__Goal of the exercise__. Please return the full listing. Every line must match exactly.

══════════

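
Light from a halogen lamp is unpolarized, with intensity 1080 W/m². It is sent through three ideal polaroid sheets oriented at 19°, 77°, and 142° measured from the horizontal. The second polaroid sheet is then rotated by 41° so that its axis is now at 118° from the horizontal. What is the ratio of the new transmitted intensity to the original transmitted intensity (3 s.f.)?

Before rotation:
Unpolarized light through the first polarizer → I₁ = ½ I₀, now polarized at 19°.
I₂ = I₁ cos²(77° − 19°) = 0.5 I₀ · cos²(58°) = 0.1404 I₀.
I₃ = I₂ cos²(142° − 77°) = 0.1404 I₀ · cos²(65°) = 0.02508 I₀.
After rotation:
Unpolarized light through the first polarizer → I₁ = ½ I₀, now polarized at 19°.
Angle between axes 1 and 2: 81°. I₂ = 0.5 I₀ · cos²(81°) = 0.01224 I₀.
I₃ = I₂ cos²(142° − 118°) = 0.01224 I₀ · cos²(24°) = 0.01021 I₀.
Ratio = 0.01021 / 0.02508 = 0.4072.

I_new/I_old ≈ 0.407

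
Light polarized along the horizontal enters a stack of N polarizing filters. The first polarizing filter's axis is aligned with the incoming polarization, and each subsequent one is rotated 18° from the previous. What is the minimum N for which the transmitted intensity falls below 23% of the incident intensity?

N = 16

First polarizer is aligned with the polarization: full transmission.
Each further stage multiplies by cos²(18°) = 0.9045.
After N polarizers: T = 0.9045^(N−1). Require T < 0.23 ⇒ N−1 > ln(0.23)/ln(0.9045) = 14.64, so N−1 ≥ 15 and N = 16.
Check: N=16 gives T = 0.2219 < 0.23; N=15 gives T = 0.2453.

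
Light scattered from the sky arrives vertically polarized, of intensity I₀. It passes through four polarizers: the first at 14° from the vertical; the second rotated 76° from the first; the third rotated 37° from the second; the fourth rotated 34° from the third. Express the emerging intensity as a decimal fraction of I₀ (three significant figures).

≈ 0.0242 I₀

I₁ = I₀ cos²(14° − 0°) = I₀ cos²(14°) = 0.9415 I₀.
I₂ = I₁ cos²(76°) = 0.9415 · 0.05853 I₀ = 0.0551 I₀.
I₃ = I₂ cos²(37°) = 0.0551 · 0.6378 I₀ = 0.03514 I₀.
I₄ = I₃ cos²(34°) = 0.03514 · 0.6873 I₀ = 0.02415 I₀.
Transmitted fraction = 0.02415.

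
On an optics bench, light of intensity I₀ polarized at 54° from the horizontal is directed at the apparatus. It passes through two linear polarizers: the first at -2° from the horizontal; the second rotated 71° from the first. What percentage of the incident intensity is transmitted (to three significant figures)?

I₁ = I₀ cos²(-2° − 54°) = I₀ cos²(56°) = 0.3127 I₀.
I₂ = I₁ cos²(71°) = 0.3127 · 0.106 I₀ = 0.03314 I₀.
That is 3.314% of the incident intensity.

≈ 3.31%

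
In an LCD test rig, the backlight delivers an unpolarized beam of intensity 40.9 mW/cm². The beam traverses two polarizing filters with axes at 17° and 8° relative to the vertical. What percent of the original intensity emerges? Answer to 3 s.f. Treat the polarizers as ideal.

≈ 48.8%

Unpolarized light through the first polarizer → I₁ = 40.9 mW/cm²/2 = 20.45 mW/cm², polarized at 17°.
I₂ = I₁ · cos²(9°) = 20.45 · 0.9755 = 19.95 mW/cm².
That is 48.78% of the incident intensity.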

══════════

__Task answer__.
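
Light from a halogen lamp is unpolarized, with intensity 1080 W/m². It is sent through three ideal polaroid sheets oriented at 19°, 77°, and 142° measured from the horizontal. The second polaroid sheet is then rotated by 41° so that its axis is now at 118° from the horizontal. What is the ratio of the new transmitted intensity to the original transmitted intensity (3 s.f.)?

Before rotation:
Unpolarized light through the first polarizer → I₁ = ½ I₀, now polarized at 19°.
I₂ = I₁ cos²(77° − 19°) = 0.5 I₀ · cos²(58°) = 0.1404 I₀.
I₃ = I₂ cos²(142° − 77°) = 0.1404 I₀ · cos²(65°) = 0.02508 I₀.
After rotation:
Unpolarized light through the first polarizer → I₁ = ½ I₀, now polarized at 19°.
Angle between axes 1 and 2: 81°. I₂ = 0.5 I₀ · cos²(81°) = 0.01224 I₀.
I₃ = I₂ cos²(142° − 118°) = 0.01224 I₀ · cos²(24°) = 0.01021 I₀.
Ratio = 0.01021 / 0.02508 = 0.4072.

I_new/I_old ≈ 0.407

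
Light polarized along the horizontal enters a stack of N polarizing filters. The first polarizing filter's axis is aligned with the incoming polarization, and each subsequent one is rotated 18° from the previous. What is the minimum N for which the transmitted intensity falls below 23% of the incident intensity?

N = 16

First polarizer is aligned with the polarization: full transmission.
Each further stage multiplies by cos²(18°) = 0.9045.
After N polarizers: T = 0.9045^(N−1). Require T < 0.23 ⇒ N−1 > ln(0.23)/ln(0.9045) = 14.64, so N−1 ≥ 15 and N = 16.
Check: N=16 gives T = 0.2219 < 0.23; N=15 gives T = 0.2453.

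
Light scattered from the sky arrives vertically polarized, of intensity I₀. It passes through four polarizers: the first at 14° from the vertical; the second rotated 76° from the first; the third rotated 37° from the second; the fourth rotated 34° from the third. Express the emerging intensity as a decimal fraction of I₀ (three significant figures).

≈ 0.0242 I₀

I₁ = I₀ cos²(14° − 0°) = I₀ cos²(14°) = 0.9415 I₀.
I₂ = I₁ cos²(76°) = 0.9415 · 0.05853 I₀ = 0.0551 I₀.
I₃ = I₂ cos²(37°) = 0.0551 · 0.6378 I₀ = 0.03514 I₀.
I₄ = I₃ cos²(34°) = 0.03514 · 0.6873 I₀ = 0.02415 I₀.
Transmitted fraction = 0.02415.

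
On an optics bench, light of intensity I₀ polarized at 54° from the horizontal is directed at the apparatus. It passes through two linear polarizers: the first at -2° from the horizontal; the second rotated 71° from the first. What percentage of the incident intensity is transmitted (to three significant figures)?

I₁ = I₀ cos²(-2° − 54°) = I₀ cos²(56°) = 0.3127 I₀.
I₂ = I₁ cos²(71°) = 0.3127 · 0.106 I₀ = 0.03314 I₀.
That is 3.314% of the incident intensity.

≈ 3.31%

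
In an LCD test rig, the backlight delivers an unpolarized beam of intensity 40.9 mW/cm². The beam traverses two polarizing filters with axes at 17° and 8° relative to the vertical. What percent of the original intensity emerges? Answer to 3 s.f. Treat the polarizers as ideal.

≈ 48.8%

Unpolarized light through the first polarizer → I₁ = 40.9 mW/cm²/2 = 20.45 mW/cm², polarized at 17°.
I₂ = I₁ · cos²(9°) = 20.45 · 0.9755 = 19.95 mW/cm².
That is 48.78% of the incident intensity.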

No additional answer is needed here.